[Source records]
******************************

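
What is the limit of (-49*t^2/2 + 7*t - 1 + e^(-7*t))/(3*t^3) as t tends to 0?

-343/18

Direct substitution gives 0/0.
Apply L'Hôpital: lim (-49*t + 7 - 7*e^(-7*t))/(9*t^2), still 0/0.
Apply L'Hôpital: lim (-49 + 49*e^(-7*t))/(18*t), still 0/0.
After 3 applications of L'Hôpital's rule the quotient is (-343*e^(-7*t))/(18); substituting t = 0 gives -343/18.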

******************************

§ **Work to be completed**
Nothing should be left out: return all of the records exactly.

§ **Task output**
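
What is the limit of (-49*t^2/2 + 7*t - 1 + e^(-7*t))/(3*t^3) as t tends to 0?

-343/18

Direct substitution gives 0/0.
Apply L'Hôpital: lim (-49*t + 7 - 7*e^(-7*t))/(9*t^2), still 0/0.
Apply L'Hôpital: lim (-49 + 49*e^(-7*t))/(18*t), still 0/0.
After 3 applications of L'Hôpital's rule the quotient is (-343*e^(-7*t))/(18); substituting t = 0 gives -343/18.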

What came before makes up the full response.